Stored items
-------

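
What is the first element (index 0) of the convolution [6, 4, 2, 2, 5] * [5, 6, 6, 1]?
Use y[k] = Σ_i a[i]·b[k-i] at k=0. y[0] = 6×5 = 30

30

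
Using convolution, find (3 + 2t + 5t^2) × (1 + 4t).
Ascending coefficients: a = [3, 2, 5], b = [1, 4]. c[0] = 3×1 = 3; c[1] = 3×4 + 2×1 = 14; c[2] = 2×4 + 5×1 = 13; c[3] = 5×4 = 20. Result coefficients: [3, 14, 13, 20] → 3 + 14t + 13t^2 + 20t^3

3 + 14t + 13t^2 + 20t^3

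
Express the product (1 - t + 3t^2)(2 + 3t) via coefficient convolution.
Ascending coefficients: a = [1, -1, 3], b = [2, 3]. c[0] = 1×2 = 2; c[1] = 1×3 + -1×2 = 1; c[2] = -1×3 + 3×2 = 3; c[3] = 3×3 = 9. Result coefficients: [2, 1, 3, 9] → 2 + t + 3t^2 + 9t^3

2 + t + 3t^2 + 9t^3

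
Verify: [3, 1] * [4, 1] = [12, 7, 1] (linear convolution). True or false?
Recompute linear convolution of [3, 1] and [4, 1]: y[0] = 3×4 = 12; y[1] = 3×1 + 1×4 = 7; y[2] = 1×1 = 1 → [12, 7, 1]. Given [12, 7, 1] matches, so answer: Yes

Yes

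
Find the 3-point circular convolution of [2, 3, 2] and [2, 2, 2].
Use y[k] = Σ_j x[j]·h[(k-j) mod 3]. y[0] = 2×2 + 3×2 + 2×2 = 14; y[1] = 2×2 + 3×2 + 2×2 = 14; y[2] = 2×2 + 3×2 + 2×2 = 14. Result: [14, 14, 14]

[14, 14, 14]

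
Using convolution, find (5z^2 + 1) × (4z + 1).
Ascending coefficients: a = [1, 0, 5], b = [1, 4]. c[0] = 1×1 = 1; c[1] = 1×4 + 0×1 = 4; c[2] = 0×4 + 5×1 = 5; c[3] = 5×4 = 20. Result coefficients: [1, 4, 5, 20] → 20z^3 + 5z^2 + 4z + 1

20z^3 + 5z^2 + 4z + 1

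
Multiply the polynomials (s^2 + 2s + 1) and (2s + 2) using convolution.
Ascending coefficients: a = [1, 2, 1], b = [2, 2]. c[0] = 1×2 = 2; c[1] = 1×2 + 2×2 = 6; c[2] = 2×2 + 1×2 = 6; c[3] = 1×2 = 2. Result coefficients: [2, 6, 6, 2] → 2s^3 + 6s^2 + 6s + 2

2s^3 + 6s^2 + 6s + 2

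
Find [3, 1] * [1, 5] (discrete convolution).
y[0] = 3×1 = 3; y[1] = 3×5 + 1×1 = 16; y[2] = 1×5 = 5

[3, 16, 5]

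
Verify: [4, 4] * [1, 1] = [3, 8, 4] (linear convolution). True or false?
Recompute linear convolution of [4, 4] and [1, 1]: y[0] = 4×1 = 4; y[1] = 4×1 + 4×1 = 8; y[2] = 4×1 = 4 → [4, 8, 4]. Compare to given [3, 8, 4]: they differ at index 0: given 3, correct 4, so answer: No

No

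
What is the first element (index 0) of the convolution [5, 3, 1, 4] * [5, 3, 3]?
Use y[k] = Σ_i a[i]·b[k-i] at k=0. y[0] = 5×5 = 25

25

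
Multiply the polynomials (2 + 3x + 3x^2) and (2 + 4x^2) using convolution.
Ascending coefficients: a = [2, 3, 3], b = [2, 0, 4]. c[0] = 2×2 = 4; c[1] = 2×0 + 3×2 = 6; c[2] = 2×4 + 3×0 + 3×2 = 14; c[3] = 3×4 + 3×0 = 12; c[4] = 3×4 = 12. Result coefficients: [4, 6, 14, 12, 12] → 4 + 6x + 14x^2 + 12x^3 + 12x^4

4 + 6x + 14x^2 + 12x^3 + 12x^4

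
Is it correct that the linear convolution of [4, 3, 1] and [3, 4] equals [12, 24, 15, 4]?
Recompute linear convolution of [4, 3, 1] and [3, 4]: y[0] = 4×3 = 12; y[1] = 4×4 + 3×3 = 25; y[2] = 3×4 + 1×3 = 15; y[3] = 1×4 = 4 → [12, 25, 15, 4]. Compare to given [12, 24, 15, 4]: they differ at index 1: given 24, correct 25, so answer: No

No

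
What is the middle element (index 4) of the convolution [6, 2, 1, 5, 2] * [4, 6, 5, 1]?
Use y[k] = Σ_i a[i]·b[k-i] at k=4. y[4] = 2×1 + 1×5 + 5×6 + 2×4 = 45

45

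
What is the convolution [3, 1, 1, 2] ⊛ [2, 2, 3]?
y[0] = 3×2 = 6; y[1] = 3×2 + 1×2 = 8; y[2] = 3×3 + 1×2 + 1×2 = 13; y[3] = 1×3 + 1×2 + 2×2 = 9; y[4] = 1×3 + 2×2 = 7; y[5] = 2×3 = 6

[6, 8, 13, 9, 7, 6]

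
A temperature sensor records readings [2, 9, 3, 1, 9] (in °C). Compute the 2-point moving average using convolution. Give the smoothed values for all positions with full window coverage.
2-point moving average kernel = [1, 1]. Apply in 'valid' mode (full window coverage): avg[0] = (2 + 9) / 2 = 5.5; avg[1] = (9 + 3) / 2 = 6.0; avg[2] = (3 + 1) / 2 = 2.0; avg[3] = (1 + 9) / 2 = 5.0. Smoothed values: [5.5, 6.0, 2.0, 5.0]

[5.5, 6.0, 2.0, 5.0]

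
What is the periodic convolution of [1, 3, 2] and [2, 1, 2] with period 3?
Use y[k] = Σ_j a[j]·b[(k-j) mod 3]. y[0] = 1×2 + 3×2 + 2×1 = 10; y[1] = 1×1 + 3×2 + 2×2 = 11; y[2] = 1×2 + 3×1 + 2×2 = 9. Result: [10, 11, 9]

[10, 11, 9]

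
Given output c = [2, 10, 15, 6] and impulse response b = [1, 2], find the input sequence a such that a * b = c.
Deconvolve c=[2, 10, 15, 6] by b=[1, 2]. Since b[0]=1, solve forward: a[0] = c[0] / 1 = 2; a[1] = (c[1] - 2×2) / 1 = 6; a[2] = (c[2] - 6×2) / 1 = 3. So a = [2, 6, 3]. Check by forward convolution: c[0] = 2×1 = 2; c[1] = 2×2 + 6×1 = 10; c[2] = 6×2 + 3×1 = 15; c[3] = 3×2 = 6

[2, 6, 3]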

-------

> **EXERCISE**: Repeat all of the data shown above, exactly as it appears.

> **RESPONSE AREA**:
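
What is the first element (index 0) of the convolution [6, 4, 2, 2, 5] * [5, 6, 6, 1]?
Use y[k] = Σ_i a[i]·b[k-i] at k=0. y[0] = 6×5 = 30

30

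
Using convolution, find (3 + 2t + 5t^2) × (1 + 4t).
Ascending coefficients: a = [3, 2, 5], b = [1, 4]. c[0] = 3×1 = 3; c[1] = 3×4 + 2×1 = 14; c[2] = 2×4 + 5×1 = 13; c[3] = 5×4 = 20. Result coefficients: [3, 14, 13, 20] → 3 + 14t + 13t^2 + 20t^3

3 + 14t + 13t^2 + 20t^3

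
Express the product (1 - t + 3t^2)(2 + 3t) via coefficient convolution.
Ascending coefficients: a = [1, -1, 3], b = [2, 3]. c[0] = 1×2 = 2; c[1] = 1×3 + -1×2 = 1; c[2] = -1×3 + 3×2 = 3; c[3] = 3×3 = 9. Result coefficients: [2, 1, 3, 9] → 2 + t + 3t^2 + 9t^3

2 + t + 3t^2 + 9t^3

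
Verify: [3, 1] * [4, 1] = [12, 7, 1] (linear convolution). True or false?
Recompute linear convolution of [3, 1] and [4, 1]: y[0] = 3×4 = 12; y[1] = 3×1 + 1×4 = 7; y[2] = 1×1 = 1 → [12, 7, 1]. Given [12, 7, 1] matches, so answer: Yes

Yes

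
Find the 3-point circular convolution of [2, 3, 2] and [2, 2, 2].
Use y[k] = Σ_j x[j]·h[(k-j) mod 3]. y[0] = 2×2 + 3×2 + 2×2 = 14; y[1] = 2×2 + 3×2 + 2×2 = 14; y[2] = 2×2 + 3×2 + 2×2 = 14. Result: [14, 14, 14]

[14, 14, 14]

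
Using convolution, find (5z^2 + 1) × (4z + 1).
Ascending coefficients: a = [1, 0, 5], b = [1, 4]. c[0] = 1×1 = 1; c[1] = 1×4 + 0×1 = 4; c[2] = 0×4 + 5×1 = 5; c[3] = 5×4 = 20. Result coefficients: [1, 4, 5, 20] → 20z^3 + 5z^2 + 4z + 1

20z^3 + 5z^2 + 4z + 1

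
Multiply the polynomials (s^2 + 2s + 1) and (2s + 2) using convolution.
Ascending coefficients: a = [1, 2, 1], b = [2, 2]. c[0] = 1×2 = 2; c[1] = 1×2 + 2×2 = 6; c[2] = 2×2 + 1×2 = 6; c[3] = 1×2 = 2. Result coefficients: [2, 6, 6, 2] → 2s^3 + 6s^2 + 6s + 2

2s^3 + 6s^2 + 6s + 2

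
Find [3, 1] * [1, 5] (discrete convolution).
y[0] = 3×1 = 3; y[1] = 3×5 + 1×1 = 16; y[2] = 1×5 = 5

[3, 16, 5]

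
Verify: [4, 4] * [1, 1] = [3, 8, 4] (linear convolution). True or false?
Recompute linear convolution of [4, 4] and [1, 1]: y[0] = 4×1 = 4; y[1] = 4×1 + 4×1 = 8; y[2] = 4×1 = 4 → [4, 8, 4]. Compare to given [3, 8, 4]: they differ at index 0: given 3, correct 4, so answer: No

No

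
What is the first element (index 0) of the convolution [5, 3, 1, 4] * [5, 3, 3]?
Use y[k] = Σ_i a[i]·b[k-i] at k=0. y[0] = 5×5 = 25

25

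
Multiply the polynomials (2 + 3x + 3x^2) and (2 + 4x^2) using convolution.
Ascending coefficients: a = [2, 3, 3], b = [2, 0, 4]. c[0] = 2×2 = 4; c[1] = 2×0 + 3×2 = 6; c[2] = 2×4 + 3×0 + 3×2 = 14; c[3] = 3×4 + 3×0 = 12; c[4] = 3×4 = 12. Result coefficients: [4, 6, 14, 12, 12] → 4 + 6x + 14x^2 + 12x^3 + 12x^4

4 + 6x + 14x^2 + 12x^3 + 12x^4

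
Is it correct that the linear convolution of [4, 3, 1] and [3, 4] equals [12, 24, 15, 4]?
Recompute linear convolution of [4, 3, 1] and [3, 4]: y[0] = 4×3 = 12; y[1] = 4×4 + 3×3 = 25; y[2] = 3×4 + 1×3 = 15; y[3] = 1×4 = 4 → [12, 25, 15, 4]. Compare to given [12, 24, 15, 4]: they differ at index 1: given 24, correct 25, so answer: No

No

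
What is the middle element (index 4) of the convolution [6, 2, 1, 5, 2] * [4, 6, 5, 1]?
Use y[k] = Σ_i a[i]·b[k-i] at k=4. y[4] = 2×1 + 1×5 + 5×6 + 2×4 = 45

45

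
What is the convolution [3, 1, 1, 2] ⊛ [2, 2, 3]?
y[0] = 3×2 = 6; y[1] = 3×2 + 1×2 = 8; y[2] = 3×3 + 1×2 + 1×2 = 13; y[3] = 1×3 + 1×2 + 2×2 = 9; y[4] = 1×3 + 2×2 = 7; y[5] = 2×3 = 6

[6, 8, 13, 9, 7, 6]

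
A temperature sensor records readings [2, 9, 3, 1, 9] (in °C). Compute the 2-point moving average using convolution. Give the smoothed values for all positions with full window coverage.
2-point moving average kernel = [1, 1]. Apply in 'valid' mode (full window coverage): avg[0] = (2 + 9) / 2 = 5.5; avg[1] = (9 + 3) / 2 = 6.0; avg[2] = (3 + 1) / 2 = 2.0; avg[3] = (1 + 9) / 2 = 5.0. Smoothed values: [5.5, 6.0, 2.0, 5.0]

[5.5, 6.0, 2.0, 5.0]

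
What is the periodic convolution of [1, 3, 2] and [2, 1, 2] with period 3?
Use y[k] = Σ_j a[j]·b[(k-j) mod 3]. y[0] = 1×2 + 3×2 + 2×1 = 10; y[1] = 1×1 + 3×2 + 2×2 = 11; y[2] = 1×2 + 3×1 + 2×2 = 9. Result: [10, 11, 9]

[10, 11, 9]

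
Given output c = [2, 10, 15, 6] and impulse response b = [1, 2], find the input sequence a such that a * b = c.
Deconvolve c=[2, 10, 15, 6] by b=[1, 2]. Since b[0]=1, solve forward: a[0] = c[0] / 1 = 2; a[1] = (c[1] - 2×2) / 1 = 6; a[2] = (c[2] - 6×2) / 1 = 3. So a = [2, 6, 3]. Check by forward convolution: c[0] = 2×1 = 2; c[1] = 2×2 + 6×1 = 10; c[2] = 6×2 + 3×1 = 15; c[3] = 3×2 = 6

[2, 6, 3]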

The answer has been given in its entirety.